Instructions for the task:
Nothing but the lines from the one containing "Apply Caesar cipher with shift 17" through the end of the data below may appear in the response, each one exact.

* * *

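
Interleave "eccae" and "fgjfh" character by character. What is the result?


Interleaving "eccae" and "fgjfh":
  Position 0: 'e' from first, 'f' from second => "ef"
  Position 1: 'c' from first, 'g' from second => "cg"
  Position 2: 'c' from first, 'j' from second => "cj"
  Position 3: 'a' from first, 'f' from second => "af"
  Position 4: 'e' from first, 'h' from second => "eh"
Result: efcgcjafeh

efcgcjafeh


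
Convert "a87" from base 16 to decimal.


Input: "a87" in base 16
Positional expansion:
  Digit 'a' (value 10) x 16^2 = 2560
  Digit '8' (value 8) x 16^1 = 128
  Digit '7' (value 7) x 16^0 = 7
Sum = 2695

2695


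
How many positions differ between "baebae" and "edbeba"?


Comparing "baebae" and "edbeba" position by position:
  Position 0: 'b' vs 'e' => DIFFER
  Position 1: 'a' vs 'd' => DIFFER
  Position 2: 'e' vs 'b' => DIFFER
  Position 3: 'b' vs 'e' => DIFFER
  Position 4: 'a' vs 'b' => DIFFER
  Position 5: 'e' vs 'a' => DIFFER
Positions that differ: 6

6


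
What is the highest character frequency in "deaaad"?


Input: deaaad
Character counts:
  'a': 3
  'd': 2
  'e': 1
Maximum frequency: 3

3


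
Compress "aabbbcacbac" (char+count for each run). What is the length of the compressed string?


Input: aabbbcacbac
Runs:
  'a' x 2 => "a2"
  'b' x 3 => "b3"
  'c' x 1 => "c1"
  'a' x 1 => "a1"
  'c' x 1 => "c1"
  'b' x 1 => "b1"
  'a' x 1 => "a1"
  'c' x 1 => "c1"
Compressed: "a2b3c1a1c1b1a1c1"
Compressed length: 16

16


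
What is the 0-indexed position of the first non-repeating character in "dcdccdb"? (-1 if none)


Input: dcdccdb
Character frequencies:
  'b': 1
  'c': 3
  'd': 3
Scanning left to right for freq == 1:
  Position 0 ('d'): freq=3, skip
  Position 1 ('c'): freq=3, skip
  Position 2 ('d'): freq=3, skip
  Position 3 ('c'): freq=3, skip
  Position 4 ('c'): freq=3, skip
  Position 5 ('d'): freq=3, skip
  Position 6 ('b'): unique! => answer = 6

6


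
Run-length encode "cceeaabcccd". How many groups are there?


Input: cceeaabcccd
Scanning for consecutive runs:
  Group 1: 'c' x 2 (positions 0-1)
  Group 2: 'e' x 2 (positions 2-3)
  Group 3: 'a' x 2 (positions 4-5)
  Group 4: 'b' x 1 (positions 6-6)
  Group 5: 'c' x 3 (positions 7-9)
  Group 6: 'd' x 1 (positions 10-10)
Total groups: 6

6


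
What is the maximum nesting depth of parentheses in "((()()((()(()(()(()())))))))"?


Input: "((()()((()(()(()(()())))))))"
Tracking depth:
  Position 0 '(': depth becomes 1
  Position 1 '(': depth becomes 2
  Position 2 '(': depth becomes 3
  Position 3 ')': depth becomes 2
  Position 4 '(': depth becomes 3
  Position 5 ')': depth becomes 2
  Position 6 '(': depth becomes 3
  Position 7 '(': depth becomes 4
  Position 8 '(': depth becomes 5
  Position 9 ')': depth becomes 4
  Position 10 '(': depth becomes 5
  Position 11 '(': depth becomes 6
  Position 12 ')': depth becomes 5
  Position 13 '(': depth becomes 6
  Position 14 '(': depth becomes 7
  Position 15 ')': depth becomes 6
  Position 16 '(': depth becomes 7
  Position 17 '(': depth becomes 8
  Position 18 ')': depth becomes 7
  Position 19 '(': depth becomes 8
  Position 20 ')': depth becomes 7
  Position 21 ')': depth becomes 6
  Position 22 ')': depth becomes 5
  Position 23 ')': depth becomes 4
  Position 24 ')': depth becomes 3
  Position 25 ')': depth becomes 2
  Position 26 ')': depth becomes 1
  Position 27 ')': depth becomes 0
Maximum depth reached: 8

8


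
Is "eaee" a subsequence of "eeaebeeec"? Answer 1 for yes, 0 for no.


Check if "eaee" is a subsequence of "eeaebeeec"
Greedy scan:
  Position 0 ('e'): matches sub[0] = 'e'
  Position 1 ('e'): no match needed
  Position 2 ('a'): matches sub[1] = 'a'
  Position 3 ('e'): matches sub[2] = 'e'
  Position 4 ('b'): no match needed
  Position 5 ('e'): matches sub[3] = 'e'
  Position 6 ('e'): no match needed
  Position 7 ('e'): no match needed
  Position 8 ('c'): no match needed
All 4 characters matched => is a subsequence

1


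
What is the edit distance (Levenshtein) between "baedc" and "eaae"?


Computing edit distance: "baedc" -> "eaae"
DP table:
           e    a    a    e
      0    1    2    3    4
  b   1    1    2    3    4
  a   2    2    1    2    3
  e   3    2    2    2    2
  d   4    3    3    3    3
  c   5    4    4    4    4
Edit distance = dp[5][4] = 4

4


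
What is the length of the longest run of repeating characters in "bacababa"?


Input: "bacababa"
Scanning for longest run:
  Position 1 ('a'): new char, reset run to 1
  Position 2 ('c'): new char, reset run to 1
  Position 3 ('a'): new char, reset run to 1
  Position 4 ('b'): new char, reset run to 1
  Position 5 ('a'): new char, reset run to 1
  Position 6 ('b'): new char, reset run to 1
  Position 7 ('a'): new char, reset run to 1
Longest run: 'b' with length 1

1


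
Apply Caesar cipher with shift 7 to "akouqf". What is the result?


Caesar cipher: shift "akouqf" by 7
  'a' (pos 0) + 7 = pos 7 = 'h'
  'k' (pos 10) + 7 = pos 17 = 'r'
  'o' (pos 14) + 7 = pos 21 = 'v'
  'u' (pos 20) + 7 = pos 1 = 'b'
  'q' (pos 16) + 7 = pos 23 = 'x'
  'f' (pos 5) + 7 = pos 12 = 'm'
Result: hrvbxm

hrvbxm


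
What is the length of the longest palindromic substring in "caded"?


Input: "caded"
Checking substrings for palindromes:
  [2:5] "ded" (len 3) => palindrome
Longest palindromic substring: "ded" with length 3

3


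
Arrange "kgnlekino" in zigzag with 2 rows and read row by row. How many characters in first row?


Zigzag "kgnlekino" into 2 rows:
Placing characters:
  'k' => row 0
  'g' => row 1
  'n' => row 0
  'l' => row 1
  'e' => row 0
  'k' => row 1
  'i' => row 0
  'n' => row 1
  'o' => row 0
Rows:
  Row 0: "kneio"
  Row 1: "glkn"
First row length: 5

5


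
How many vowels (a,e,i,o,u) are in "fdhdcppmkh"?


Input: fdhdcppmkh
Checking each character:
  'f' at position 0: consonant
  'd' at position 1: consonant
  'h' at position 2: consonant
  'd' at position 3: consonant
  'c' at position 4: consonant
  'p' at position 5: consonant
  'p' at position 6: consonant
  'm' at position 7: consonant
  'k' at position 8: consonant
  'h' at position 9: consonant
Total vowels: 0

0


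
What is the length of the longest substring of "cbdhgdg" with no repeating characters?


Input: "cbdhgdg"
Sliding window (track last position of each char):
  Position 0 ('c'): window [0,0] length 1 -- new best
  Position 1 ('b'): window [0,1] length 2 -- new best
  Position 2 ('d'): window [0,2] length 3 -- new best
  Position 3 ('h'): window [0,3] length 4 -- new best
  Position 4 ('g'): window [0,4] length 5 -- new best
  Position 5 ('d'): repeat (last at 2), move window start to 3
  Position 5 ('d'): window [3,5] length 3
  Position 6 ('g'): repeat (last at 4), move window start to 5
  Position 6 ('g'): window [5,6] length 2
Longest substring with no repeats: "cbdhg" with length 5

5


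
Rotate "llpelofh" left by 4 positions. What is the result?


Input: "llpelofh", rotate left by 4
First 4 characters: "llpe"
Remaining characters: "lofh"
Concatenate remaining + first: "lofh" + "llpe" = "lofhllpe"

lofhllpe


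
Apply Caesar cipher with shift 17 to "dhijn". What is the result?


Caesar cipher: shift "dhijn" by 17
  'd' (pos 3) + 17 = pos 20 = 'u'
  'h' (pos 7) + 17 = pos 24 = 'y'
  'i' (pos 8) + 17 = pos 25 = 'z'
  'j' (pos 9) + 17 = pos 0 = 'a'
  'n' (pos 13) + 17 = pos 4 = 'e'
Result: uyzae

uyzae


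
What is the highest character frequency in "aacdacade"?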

* * *

Reply to the exercise:
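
Apply Caesar cipher with shift 17 to "dhijn". What is the result?


Caesar cipher: shift "dhijn" by 17
  'd' (pos 3) + 17 = pos 20 = 'u'
  'h' (pos 7) + 17 = pos 24 = 'y'
  'i' (pos 8) + 17 = pos 25 = 'z'
  'j' (pos 9) + 17 = pos 0 = 'a'
  'n' (pos 13) + 17 = pos 4 = 'e'
Result: uyzae

uyzae


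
What is the highest character frequency in "aacdacade"?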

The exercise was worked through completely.